## Given records
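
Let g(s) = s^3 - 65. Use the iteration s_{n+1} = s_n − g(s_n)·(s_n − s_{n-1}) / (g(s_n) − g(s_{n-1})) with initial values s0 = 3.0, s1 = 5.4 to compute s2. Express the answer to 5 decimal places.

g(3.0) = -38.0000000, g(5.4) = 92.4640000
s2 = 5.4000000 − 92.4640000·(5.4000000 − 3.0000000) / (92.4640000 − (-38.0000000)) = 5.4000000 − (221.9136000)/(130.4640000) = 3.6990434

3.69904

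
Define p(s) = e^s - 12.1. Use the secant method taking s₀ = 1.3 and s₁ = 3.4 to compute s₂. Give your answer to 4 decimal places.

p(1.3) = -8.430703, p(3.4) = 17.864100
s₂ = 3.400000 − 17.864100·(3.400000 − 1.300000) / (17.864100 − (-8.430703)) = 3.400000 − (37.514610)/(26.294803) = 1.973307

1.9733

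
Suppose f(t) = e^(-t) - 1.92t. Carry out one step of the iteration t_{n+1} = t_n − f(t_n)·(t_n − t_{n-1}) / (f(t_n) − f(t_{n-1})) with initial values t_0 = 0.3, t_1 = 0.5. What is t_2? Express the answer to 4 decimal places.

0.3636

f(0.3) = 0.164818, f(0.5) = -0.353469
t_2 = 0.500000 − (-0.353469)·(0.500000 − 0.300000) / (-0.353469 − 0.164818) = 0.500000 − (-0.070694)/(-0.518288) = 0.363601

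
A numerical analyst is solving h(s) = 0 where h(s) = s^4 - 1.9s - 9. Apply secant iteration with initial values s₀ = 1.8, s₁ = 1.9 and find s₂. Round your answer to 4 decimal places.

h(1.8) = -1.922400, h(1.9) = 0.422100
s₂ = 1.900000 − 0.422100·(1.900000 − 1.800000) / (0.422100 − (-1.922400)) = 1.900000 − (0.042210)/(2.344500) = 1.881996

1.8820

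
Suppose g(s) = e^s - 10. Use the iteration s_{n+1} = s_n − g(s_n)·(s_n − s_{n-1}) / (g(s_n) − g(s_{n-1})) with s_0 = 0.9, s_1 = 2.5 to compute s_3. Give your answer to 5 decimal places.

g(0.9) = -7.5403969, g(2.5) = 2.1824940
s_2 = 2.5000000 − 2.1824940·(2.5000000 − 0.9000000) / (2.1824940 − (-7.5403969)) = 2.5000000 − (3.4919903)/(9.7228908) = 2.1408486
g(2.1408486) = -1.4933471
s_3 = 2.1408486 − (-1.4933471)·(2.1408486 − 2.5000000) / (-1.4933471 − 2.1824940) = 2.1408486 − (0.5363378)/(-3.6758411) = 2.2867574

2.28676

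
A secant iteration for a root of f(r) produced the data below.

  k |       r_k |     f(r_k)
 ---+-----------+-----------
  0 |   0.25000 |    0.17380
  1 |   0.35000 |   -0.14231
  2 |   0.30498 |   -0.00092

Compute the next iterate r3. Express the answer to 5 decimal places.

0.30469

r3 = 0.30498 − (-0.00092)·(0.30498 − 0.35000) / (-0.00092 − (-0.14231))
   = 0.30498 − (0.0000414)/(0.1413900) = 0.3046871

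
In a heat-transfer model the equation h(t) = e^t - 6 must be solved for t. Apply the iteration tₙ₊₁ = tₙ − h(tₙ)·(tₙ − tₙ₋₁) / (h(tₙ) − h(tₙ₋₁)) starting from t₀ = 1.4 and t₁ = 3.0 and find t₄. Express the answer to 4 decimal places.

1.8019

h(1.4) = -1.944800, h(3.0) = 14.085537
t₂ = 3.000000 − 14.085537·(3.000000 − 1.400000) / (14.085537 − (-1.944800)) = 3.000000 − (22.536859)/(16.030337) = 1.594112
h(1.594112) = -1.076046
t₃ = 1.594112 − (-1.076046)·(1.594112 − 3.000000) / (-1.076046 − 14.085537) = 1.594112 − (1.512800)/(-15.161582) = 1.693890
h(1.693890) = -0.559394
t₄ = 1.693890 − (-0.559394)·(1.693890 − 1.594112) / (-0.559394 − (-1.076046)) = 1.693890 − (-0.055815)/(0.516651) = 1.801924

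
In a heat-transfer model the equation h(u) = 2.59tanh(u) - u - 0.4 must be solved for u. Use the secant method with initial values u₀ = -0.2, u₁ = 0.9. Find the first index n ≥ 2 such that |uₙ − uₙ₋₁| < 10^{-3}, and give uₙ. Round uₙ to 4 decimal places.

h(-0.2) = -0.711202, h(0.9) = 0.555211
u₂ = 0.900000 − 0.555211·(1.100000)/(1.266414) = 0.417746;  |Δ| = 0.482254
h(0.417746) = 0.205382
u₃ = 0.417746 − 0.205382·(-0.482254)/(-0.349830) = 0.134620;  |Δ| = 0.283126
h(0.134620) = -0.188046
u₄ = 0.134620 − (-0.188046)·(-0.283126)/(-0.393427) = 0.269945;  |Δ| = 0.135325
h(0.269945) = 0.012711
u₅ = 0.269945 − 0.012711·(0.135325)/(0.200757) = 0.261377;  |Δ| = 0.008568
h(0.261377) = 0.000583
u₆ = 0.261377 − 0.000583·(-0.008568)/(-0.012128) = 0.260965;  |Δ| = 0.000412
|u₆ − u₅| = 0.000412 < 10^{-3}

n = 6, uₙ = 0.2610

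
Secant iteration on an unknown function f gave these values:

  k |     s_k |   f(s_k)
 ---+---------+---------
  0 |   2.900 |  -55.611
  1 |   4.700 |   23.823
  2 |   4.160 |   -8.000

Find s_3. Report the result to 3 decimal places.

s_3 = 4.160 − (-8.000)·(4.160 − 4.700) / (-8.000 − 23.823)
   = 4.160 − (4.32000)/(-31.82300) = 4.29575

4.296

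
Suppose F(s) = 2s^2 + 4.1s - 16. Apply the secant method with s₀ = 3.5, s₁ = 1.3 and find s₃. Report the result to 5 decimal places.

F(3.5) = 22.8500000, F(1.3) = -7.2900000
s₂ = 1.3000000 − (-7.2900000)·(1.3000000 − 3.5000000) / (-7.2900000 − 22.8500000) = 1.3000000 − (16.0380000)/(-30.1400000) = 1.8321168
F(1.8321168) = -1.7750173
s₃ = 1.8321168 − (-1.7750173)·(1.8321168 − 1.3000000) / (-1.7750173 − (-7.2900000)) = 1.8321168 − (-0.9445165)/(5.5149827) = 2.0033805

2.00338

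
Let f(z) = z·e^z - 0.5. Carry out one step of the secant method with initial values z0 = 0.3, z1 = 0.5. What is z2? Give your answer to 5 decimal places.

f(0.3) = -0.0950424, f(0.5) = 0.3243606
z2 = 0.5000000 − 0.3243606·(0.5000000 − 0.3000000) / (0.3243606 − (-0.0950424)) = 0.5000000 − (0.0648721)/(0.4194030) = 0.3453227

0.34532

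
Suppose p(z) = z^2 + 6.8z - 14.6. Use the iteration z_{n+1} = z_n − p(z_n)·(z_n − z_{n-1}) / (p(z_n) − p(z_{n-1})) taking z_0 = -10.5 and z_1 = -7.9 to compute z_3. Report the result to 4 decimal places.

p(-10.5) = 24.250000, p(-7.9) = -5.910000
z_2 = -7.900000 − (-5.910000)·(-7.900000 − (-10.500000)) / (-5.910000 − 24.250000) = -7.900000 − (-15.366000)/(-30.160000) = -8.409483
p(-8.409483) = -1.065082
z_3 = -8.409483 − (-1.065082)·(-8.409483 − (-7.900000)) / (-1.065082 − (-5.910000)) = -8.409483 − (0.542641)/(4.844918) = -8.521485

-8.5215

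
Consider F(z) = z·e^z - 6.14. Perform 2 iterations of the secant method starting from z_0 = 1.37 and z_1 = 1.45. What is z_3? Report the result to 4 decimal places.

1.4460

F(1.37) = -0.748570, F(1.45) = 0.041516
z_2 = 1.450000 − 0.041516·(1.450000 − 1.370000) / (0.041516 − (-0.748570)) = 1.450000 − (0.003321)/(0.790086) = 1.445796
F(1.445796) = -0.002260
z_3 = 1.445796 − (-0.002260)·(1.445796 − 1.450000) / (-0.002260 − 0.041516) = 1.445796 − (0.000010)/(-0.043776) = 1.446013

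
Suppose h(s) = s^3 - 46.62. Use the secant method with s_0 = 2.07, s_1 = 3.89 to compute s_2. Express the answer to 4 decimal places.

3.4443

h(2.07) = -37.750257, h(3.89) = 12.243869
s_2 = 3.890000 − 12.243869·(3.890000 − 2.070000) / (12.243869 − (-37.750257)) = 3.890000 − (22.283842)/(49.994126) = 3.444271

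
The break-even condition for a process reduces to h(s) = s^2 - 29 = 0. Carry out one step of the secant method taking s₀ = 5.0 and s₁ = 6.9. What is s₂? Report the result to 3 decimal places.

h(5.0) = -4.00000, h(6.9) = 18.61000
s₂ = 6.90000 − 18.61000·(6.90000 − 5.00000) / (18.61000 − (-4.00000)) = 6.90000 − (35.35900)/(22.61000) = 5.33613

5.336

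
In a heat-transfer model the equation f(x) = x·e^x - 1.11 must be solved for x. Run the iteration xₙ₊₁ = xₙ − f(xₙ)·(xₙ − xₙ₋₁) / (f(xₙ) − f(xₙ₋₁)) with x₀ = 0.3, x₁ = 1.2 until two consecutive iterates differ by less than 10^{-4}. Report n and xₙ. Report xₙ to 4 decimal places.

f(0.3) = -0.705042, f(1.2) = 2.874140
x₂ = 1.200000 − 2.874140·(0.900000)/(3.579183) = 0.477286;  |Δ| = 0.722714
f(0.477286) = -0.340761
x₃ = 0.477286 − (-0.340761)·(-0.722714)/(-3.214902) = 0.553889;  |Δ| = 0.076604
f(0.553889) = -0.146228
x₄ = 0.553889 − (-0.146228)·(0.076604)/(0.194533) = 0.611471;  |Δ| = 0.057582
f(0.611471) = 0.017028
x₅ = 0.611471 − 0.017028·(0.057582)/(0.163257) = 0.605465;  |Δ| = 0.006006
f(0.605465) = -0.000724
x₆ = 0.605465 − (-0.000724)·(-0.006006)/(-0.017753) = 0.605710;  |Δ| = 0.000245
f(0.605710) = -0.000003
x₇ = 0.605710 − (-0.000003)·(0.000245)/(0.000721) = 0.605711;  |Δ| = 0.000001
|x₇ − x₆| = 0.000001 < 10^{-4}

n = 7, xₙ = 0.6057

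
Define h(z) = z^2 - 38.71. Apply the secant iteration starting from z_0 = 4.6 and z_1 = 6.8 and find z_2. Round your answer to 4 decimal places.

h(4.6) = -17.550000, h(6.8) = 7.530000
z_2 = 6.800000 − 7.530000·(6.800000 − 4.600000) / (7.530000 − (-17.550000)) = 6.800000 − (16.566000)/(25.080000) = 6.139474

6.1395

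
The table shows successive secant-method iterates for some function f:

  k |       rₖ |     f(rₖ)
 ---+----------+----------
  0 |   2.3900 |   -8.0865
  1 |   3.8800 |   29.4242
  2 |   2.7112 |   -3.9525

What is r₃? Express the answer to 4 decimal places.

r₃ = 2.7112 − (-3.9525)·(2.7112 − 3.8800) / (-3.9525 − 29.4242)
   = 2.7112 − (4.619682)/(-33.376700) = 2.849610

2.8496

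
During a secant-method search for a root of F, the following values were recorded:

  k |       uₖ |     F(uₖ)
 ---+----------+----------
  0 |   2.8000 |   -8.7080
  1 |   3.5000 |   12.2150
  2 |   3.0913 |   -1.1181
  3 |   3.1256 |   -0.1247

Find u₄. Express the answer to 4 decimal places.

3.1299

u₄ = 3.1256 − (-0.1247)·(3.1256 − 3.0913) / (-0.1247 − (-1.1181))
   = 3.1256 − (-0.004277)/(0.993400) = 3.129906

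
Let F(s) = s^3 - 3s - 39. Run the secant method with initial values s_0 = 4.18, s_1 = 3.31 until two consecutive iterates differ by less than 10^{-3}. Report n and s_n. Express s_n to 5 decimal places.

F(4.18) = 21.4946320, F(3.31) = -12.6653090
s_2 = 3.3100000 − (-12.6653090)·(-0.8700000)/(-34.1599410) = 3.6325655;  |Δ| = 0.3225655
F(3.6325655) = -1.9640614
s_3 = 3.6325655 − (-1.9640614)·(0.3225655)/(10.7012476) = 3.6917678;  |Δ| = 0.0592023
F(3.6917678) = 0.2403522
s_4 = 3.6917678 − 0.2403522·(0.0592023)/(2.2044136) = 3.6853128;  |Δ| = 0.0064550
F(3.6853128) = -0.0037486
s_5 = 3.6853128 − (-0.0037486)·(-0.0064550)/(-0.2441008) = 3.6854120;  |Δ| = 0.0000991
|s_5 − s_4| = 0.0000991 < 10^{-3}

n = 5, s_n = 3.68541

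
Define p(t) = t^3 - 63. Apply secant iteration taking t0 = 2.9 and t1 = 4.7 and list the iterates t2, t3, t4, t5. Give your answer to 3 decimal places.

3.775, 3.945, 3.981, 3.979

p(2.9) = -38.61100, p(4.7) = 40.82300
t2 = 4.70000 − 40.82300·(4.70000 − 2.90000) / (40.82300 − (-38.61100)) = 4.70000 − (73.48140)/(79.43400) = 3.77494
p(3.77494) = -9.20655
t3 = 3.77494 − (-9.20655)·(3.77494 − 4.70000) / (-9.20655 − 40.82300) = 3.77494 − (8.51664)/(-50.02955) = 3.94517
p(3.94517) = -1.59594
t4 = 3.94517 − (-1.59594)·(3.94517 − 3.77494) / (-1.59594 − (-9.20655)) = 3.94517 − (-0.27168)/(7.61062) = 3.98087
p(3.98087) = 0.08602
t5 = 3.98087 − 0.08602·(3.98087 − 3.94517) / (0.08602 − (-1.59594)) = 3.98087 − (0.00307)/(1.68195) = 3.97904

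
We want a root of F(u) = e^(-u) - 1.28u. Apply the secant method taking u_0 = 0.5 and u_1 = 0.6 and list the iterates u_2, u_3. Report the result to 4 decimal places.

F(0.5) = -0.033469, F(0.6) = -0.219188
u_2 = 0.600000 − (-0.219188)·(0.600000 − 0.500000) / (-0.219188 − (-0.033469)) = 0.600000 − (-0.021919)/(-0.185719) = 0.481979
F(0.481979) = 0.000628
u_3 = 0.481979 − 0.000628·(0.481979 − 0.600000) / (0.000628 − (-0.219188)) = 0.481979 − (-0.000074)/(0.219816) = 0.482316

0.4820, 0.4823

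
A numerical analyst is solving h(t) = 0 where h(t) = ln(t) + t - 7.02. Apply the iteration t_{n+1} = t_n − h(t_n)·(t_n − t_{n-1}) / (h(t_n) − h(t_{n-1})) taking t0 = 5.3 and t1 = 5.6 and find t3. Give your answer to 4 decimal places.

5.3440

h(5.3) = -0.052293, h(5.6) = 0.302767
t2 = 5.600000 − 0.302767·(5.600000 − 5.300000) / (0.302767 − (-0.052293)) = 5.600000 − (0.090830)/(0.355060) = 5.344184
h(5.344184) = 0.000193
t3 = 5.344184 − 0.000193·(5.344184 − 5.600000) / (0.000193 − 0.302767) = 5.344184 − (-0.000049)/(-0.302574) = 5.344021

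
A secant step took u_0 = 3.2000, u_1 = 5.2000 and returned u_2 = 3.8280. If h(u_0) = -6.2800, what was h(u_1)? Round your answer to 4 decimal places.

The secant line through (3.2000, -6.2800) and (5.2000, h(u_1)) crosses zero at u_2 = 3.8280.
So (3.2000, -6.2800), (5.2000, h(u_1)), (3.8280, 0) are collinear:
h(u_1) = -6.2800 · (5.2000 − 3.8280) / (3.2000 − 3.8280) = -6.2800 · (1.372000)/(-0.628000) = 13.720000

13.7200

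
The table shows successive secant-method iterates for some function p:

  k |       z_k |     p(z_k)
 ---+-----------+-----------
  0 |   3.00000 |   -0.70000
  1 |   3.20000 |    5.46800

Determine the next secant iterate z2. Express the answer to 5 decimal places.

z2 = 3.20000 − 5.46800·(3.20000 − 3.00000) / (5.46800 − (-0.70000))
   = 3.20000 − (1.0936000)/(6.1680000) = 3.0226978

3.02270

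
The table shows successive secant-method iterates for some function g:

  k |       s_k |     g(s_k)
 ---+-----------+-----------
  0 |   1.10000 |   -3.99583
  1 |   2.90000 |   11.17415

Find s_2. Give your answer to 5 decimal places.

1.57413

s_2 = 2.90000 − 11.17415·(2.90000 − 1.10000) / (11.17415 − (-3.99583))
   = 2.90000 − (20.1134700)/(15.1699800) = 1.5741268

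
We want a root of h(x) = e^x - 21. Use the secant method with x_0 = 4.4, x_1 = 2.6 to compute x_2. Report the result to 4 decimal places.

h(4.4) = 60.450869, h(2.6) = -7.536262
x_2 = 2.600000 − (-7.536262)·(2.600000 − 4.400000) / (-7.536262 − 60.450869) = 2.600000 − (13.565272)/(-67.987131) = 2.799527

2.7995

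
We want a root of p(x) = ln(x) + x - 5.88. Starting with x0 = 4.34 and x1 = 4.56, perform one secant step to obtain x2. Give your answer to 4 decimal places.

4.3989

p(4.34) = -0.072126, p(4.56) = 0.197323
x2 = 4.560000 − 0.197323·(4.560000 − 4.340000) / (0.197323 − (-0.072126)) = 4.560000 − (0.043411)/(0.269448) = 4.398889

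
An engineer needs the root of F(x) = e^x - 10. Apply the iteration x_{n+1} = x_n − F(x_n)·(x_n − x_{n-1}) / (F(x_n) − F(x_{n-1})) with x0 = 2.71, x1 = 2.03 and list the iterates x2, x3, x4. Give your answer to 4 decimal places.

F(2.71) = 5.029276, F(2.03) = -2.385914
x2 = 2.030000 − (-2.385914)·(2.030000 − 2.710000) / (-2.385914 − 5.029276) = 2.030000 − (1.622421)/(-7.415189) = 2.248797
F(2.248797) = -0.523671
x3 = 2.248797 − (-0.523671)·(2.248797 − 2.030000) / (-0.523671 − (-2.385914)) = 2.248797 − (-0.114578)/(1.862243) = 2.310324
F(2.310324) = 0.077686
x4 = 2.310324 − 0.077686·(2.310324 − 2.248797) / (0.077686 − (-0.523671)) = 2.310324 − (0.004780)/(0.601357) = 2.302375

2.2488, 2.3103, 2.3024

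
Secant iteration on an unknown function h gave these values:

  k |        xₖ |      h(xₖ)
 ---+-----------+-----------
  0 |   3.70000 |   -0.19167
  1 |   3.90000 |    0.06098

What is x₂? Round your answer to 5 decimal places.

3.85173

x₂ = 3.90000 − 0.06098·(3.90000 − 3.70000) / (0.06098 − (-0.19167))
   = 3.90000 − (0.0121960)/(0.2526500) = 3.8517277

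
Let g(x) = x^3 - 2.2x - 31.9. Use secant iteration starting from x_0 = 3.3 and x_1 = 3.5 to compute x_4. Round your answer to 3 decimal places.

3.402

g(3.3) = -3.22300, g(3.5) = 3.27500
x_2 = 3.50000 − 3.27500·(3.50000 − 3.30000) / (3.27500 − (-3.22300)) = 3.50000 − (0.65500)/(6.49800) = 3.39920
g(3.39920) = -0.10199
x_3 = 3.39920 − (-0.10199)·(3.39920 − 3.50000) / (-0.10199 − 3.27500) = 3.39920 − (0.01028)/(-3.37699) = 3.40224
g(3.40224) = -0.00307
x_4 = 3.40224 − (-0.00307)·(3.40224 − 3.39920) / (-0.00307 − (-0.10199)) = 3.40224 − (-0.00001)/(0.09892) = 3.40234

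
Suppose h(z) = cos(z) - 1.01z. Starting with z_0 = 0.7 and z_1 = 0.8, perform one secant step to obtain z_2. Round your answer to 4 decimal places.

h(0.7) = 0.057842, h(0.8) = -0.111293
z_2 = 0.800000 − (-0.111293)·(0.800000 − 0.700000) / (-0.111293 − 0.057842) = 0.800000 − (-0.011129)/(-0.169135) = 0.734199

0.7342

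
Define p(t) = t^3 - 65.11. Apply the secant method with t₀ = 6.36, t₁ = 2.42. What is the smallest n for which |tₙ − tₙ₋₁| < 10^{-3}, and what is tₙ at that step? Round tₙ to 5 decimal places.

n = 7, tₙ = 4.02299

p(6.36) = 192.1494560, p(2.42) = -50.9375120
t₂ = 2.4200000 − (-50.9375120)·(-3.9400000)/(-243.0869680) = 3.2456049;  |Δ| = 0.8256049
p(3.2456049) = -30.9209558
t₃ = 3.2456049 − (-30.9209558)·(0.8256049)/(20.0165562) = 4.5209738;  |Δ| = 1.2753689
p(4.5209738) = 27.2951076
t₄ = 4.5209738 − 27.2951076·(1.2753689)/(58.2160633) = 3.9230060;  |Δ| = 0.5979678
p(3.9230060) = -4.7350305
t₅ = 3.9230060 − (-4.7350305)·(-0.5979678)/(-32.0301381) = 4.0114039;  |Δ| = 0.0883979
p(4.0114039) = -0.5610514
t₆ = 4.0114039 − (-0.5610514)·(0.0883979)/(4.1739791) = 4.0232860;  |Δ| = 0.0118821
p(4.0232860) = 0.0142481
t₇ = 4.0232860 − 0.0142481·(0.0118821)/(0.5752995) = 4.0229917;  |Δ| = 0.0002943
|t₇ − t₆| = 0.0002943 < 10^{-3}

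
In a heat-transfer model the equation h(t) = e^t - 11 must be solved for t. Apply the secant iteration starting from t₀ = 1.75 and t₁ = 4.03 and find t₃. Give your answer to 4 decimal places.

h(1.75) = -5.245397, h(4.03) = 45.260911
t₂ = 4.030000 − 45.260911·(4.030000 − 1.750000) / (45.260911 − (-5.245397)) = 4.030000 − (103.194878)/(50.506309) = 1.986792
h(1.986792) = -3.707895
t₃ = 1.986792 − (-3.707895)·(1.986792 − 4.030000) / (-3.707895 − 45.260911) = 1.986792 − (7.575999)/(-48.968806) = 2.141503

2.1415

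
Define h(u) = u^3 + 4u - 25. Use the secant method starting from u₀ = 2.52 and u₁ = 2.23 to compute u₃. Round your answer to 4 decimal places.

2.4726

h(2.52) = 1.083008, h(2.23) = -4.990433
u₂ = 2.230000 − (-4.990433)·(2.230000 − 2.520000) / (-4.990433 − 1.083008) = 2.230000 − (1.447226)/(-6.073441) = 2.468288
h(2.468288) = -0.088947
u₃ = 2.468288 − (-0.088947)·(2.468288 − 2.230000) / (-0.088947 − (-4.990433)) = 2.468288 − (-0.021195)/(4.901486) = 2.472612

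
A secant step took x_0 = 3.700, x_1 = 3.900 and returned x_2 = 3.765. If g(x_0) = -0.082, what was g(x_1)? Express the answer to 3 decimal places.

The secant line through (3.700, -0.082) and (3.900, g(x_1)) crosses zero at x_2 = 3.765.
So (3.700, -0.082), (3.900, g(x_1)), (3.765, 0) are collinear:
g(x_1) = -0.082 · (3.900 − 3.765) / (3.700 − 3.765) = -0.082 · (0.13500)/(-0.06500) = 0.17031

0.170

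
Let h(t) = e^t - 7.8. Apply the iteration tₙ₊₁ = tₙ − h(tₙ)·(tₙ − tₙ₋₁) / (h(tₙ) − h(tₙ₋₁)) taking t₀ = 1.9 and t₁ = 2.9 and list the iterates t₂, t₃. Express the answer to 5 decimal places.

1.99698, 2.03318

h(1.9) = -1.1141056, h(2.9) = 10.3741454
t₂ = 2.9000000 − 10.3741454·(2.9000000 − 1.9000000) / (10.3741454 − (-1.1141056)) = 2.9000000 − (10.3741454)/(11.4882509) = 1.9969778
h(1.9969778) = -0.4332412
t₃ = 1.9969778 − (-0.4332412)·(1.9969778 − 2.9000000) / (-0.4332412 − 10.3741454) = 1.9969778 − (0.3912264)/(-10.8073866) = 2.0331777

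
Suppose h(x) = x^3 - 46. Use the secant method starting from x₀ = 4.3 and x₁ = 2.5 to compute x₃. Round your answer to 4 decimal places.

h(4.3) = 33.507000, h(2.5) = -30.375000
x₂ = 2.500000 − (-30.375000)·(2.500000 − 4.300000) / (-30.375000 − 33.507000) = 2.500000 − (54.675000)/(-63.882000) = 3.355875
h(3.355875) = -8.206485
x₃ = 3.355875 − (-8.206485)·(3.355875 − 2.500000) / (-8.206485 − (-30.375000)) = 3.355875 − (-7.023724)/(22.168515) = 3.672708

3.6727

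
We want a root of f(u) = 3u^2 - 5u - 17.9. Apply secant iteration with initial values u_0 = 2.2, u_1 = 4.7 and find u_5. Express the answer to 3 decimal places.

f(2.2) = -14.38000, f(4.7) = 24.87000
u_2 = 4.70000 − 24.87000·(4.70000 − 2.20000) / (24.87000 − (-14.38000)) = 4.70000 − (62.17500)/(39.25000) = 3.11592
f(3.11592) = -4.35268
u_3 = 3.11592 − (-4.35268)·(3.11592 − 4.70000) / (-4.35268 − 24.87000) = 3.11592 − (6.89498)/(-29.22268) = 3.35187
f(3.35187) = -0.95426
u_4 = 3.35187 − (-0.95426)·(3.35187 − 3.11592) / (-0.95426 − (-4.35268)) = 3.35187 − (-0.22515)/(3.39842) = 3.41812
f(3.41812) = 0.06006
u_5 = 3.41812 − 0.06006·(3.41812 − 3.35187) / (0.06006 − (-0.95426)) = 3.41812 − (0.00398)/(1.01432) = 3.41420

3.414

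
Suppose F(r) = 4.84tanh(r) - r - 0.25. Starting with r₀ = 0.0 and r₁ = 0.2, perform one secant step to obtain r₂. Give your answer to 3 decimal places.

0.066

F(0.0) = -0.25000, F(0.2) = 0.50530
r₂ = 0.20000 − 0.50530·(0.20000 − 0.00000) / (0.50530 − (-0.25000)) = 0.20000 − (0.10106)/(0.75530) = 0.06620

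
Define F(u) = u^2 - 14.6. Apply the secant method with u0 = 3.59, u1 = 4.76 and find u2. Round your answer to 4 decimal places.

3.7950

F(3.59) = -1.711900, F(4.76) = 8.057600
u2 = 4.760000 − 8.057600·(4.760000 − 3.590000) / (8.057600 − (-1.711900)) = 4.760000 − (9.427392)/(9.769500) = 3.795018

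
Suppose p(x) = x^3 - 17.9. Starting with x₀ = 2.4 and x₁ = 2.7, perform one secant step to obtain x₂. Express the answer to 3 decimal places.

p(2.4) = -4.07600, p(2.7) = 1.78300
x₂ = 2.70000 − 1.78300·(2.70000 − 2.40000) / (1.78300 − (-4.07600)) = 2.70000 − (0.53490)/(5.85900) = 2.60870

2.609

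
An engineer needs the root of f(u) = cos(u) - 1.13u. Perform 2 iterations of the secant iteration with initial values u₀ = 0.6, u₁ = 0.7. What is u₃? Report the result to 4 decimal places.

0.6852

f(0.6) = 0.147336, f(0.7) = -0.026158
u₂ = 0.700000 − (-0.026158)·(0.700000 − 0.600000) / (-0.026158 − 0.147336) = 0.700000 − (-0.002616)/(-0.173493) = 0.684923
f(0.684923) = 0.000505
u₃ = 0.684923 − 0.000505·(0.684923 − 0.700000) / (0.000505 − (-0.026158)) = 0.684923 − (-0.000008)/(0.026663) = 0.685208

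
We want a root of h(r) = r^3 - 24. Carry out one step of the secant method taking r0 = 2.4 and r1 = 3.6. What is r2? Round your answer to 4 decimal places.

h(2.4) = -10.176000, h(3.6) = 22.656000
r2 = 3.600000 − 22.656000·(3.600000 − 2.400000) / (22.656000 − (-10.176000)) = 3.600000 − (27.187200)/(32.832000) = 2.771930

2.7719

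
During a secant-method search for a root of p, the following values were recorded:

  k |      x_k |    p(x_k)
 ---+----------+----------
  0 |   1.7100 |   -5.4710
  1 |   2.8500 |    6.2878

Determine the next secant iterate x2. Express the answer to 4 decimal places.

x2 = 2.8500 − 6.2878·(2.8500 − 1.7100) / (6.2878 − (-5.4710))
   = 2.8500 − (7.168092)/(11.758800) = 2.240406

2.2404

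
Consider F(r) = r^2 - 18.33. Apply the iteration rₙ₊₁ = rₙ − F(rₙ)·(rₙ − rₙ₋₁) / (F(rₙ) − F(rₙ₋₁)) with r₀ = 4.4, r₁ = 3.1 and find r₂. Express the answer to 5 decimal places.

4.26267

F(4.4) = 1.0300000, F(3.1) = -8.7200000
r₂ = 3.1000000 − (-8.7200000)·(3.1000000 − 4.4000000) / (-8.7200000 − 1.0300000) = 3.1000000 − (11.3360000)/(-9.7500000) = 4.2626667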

## What to do
Once you have located every line with the word "unknown" in the material above, list those lines.

## Your solution
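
Secant iteration on an unknown function f gave these values:
Secant iteration on an unknown function h gave these values: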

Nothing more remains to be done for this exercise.